» Stored data entries
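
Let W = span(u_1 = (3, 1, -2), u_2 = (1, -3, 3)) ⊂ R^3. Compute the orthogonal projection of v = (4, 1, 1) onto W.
proj_W(v) = (821/230, -133/230, -10/23)

Set up U = [u_1 | ... | u_2] ∈ R^(3×2). The projector onto W = col(U) is P = U (U^T U)^(-1) U^T.
Compute U^T U =
  [14, -6]
  [-6, 19],
and U^T v = (11, 4).
Solve U^T U · c = U^T v for the coefficients: c = (233/230, 61/115). The projection is proj_W(v) = U c.
Check: (v - proj_W(v)) · u_1 = 0  (should be 0).
Check: (v - proj_W(v)) · u_2 = 0  (should be 0).
Result: proj_W(v) = (821/230, -133/230, -10/23).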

» DIRECTIONS FOR THIS TASK
Take the entries and copy them out exactly.

» FINISHED EXERCISE
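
Let W = span(u_1 = (3, 1, -2), u_2 = (1, -3, 3)) ⊂ R^3. Compute the orthogonal projection of v = (4, 1, 1) onto W.
proj_W(v) = (821/230, -133/230, -10/23)

Set up U = [u_1 | ... | u_2] ∈ R^(3×2). The projector onto W = col(U) is P = U (U^T U)^(-1) U^T.
Compute U^T U =
  [14, -6]
  [-6, 19],
and U^T v = (11, 4).
Solve U^T U · c = U^T v for the coefficients: c = (233/230, 61/115). The projection is proj_W(v) = U c.
Check: (v - proj_W(v)) · u_1 = 0  (should be 0).
Check: (v - proj_W(v)) · u_2 = 0  (should be 0).
Result: proj_W(v) = (821/230, -133/230, -10/23).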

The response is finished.